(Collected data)
════

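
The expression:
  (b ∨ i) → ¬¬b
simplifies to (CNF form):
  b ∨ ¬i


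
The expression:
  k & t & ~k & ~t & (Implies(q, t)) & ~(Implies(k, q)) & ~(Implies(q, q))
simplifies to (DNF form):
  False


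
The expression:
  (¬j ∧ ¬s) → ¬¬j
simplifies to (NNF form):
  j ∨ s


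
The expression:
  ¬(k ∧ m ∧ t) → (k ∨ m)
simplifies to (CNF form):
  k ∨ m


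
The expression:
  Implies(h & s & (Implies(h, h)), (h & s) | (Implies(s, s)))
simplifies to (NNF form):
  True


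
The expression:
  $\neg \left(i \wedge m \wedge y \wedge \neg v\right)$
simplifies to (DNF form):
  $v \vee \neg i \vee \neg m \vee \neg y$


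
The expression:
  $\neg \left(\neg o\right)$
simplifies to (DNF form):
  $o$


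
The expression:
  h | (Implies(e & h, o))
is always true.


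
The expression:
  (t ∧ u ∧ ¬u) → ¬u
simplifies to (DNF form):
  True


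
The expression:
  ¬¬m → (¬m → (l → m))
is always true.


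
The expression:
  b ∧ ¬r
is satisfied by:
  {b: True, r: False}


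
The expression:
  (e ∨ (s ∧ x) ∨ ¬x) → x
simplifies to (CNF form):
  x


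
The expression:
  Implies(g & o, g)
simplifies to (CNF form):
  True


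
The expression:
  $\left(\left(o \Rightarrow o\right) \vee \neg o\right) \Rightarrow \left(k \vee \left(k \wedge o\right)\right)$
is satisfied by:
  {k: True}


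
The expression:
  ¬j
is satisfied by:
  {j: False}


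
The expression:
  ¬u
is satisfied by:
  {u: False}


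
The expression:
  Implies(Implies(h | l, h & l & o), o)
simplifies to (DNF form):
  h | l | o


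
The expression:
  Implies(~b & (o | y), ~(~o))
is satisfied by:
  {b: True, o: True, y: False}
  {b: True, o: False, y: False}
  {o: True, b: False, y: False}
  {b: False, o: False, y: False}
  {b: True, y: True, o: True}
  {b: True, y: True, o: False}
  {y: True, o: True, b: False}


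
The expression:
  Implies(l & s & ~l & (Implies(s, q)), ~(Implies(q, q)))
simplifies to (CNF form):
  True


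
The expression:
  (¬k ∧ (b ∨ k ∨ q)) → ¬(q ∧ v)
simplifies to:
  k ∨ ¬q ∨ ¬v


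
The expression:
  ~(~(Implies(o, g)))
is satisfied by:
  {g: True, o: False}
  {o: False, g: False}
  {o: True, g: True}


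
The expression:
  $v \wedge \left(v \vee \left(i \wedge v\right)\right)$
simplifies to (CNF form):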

════

** Instructions for the task **
Your task is to gather all lines from the entries above that hold the word "right".

** Solved exercise **
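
  $\neg \left(i \wedge m \wedge y \wedge \neg v\right)$
  $\neg \left(\neg o\right)$
  $\left(\left(o \Rightarrow o\right) \vee \neg o\right) \Rightarrow \left(k \vee \left(k \wedge o\right)\right)$
  $v \wedge \left(v \vee \left(i \wedge v\right)\right)$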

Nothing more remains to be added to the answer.